— The task —
Make a verbatim copy of all the records.

— Source records —
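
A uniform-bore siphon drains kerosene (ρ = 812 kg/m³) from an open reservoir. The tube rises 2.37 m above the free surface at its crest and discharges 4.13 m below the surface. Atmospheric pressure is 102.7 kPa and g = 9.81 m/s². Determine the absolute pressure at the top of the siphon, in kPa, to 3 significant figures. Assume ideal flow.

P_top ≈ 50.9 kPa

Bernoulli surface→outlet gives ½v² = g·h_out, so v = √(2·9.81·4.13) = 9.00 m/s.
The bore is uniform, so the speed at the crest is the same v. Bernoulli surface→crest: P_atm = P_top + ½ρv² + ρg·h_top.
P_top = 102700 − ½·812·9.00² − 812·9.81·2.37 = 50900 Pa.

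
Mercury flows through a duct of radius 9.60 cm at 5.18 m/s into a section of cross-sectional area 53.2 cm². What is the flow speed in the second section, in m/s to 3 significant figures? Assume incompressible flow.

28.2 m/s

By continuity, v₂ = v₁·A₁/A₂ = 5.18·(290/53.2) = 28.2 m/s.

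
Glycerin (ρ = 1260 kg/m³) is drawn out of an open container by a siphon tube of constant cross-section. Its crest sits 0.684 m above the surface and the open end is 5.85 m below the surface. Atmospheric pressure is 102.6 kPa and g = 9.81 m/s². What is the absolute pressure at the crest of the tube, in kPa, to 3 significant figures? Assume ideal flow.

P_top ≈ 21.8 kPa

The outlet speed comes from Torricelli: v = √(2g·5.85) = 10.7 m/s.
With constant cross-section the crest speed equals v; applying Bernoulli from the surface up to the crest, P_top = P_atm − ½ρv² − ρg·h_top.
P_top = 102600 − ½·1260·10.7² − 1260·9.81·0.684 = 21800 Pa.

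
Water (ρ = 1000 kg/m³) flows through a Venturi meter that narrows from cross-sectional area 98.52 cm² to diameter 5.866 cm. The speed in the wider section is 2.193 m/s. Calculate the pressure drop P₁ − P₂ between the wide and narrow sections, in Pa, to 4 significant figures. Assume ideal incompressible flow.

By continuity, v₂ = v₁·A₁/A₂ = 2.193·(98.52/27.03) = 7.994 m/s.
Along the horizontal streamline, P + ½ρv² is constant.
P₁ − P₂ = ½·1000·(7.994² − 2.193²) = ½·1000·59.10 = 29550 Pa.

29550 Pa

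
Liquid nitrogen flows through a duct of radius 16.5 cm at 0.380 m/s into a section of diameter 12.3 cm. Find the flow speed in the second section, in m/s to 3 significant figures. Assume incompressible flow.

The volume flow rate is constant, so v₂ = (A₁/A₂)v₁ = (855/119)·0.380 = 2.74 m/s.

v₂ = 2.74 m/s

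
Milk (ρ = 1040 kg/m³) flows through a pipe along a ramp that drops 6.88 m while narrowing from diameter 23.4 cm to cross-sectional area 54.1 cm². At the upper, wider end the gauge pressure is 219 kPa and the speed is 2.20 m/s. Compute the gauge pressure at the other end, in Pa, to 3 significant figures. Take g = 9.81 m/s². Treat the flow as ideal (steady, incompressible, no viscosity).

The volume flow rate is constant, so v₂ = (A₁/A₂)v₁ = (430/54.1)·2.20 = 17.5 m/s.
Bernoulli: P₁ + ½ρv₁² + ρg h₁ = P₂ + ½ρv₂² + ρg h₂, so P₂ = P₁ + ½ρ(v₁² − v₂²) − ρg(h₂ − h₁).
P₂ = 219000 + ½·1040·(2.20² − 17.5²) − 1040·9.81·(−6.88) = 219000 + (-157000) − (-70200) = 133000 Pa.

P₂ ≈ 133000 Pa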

— Answer for the task —
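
A uniform-bore siphon drains kerosene (ρ = 812 kg/m³) from an open reservoir. The tube rises 2.37 m above the free surface at its crest and discharges 4.13 m below the surface. Atmospheric pressure is 102.7 kPa and g = 9.81 m/s². Determine the absolute pressure at the top of the siphon, in kPa, to 3 significant figures. Assume ideal flow.

P_top ≈ 50.9 kPa

Bernoulli surface→outlet gives ½v² = g·h_out, so v = √(2·9.81·4.13) = 9.00 m/s.
The bore is uniform, so the speed at the crest is the same v. Bernoulli surface→crest: P_atm = P_top + ½ρv² + ρg·h_top.
P_top = 102700 − ½·812·9.00² − 812·9.81·2.37 = 50900 Pa.

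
Mercury flows through a duct of radius 9.60 cm at 5.18 m/s into a section of cross-sectional area 53.2 cm². What is the flow speed in the second section, in m/s to 3 significant figures? Assume incompressible flow.

28.2 m/s

By continuity, v₂ = v₁·A₁/A₂ = 5.18·(290/53.2) = 28.2 m/s.

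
Glycerin (ρ = 1260 kg/m³) is drawn out of an open container by a siphon tube of constant cross-section. Its crest sits 0.684 m above the surface and the open end is 5.85 m below the surface. Atmospheric pressure is 102.6 kPa and g = 9.81 m/s². What is the absolute pressure at the crest of the tube, in kPa, to 3 significant figures? Assume ideal flow.

P_top ≈ 21.8 kPa

The outlet speed comes from Torricelli: v = √(2g·5.85) = 10.7 m/s.
With constant cross-section the crest speed equals v; applying Bernoulli from the surface up to the crest, P_top = P_atm − ½ρv² − ρg·h_top.
P_top = 102600 − ½·1260·10.7² − 1260·9.81·0.684 = 21800 Pa.

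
Water (ρ = 1000 kg/m³) flows through a Venturi meter that narrows from cross-sectional area 98.52 cm² to diameter 5.866 cm. The speed in the wider section is 2.193 m/s. Calculate the pressure drop P₁ − P₂ between the wide and narrow sections, in Pa, to 4 significant figures. Assume ideal incompressible flow.

By continuity, v₂ = v₁·A₁/A₂ = 2.193·(98.52/27.03) = 7.994 m/s.
Along the horizontal streamline, P + ½ρv² is constant.
P₁ − P₂ = ½·1000·(7.994² − 2.193²) = ½·1000·59.10 = 29550 Pa.

29550 Pa

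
Liquid nitrogen flows through a duct of radius 16.5 cm at 0.380 m/s into a section of diameter 12.3 cm. Find the flow speed in the second section, in m/s to 3 significant figures. Assume incompressible flow.

The volume flow rate is constant, so v₂ = (A₁/A₂)v₁ = (855/119)·0.380 = 2.74 m/s.

v₂ = 2.74 m/s

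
Milk (ρ = 1040 kg/m³) flows through a pipe along a ramp that drops 6.88 m while narrowing from diameter 23.4 cm to cross-sectional area 54.1 cm². At the upper, wider end the gauge pressure is 219 kPa and the speed is 2.20 m/s. Compute the gauge pressure at the other end, in Pa, to 3 significant figures. Take g = 9.81 m/s². Treat the flow as ideal (steady, incompressible, no viscosity).

The volume flow rate is constant, so v₂ = (A₁/A₂)v₁ = (430/54.1)·2.20 = 17.5 m/s.
Bernoulli: P₁ + ½ρv₁² + ρg h₁ = P₂ + ½ρv₂² + ρg h₂, so P₂ = P₁ + ½ρ(v₁² − v₂²) − ρg(h₂ − h₁).
P₂ = 219000 + ½·1040·(2.20² − 17.5²) − 1040·9.81·(−6.88) = 219000 + (-157000) − (-70200) = 133000 Pa.

P₂ ≈ 133000 Pa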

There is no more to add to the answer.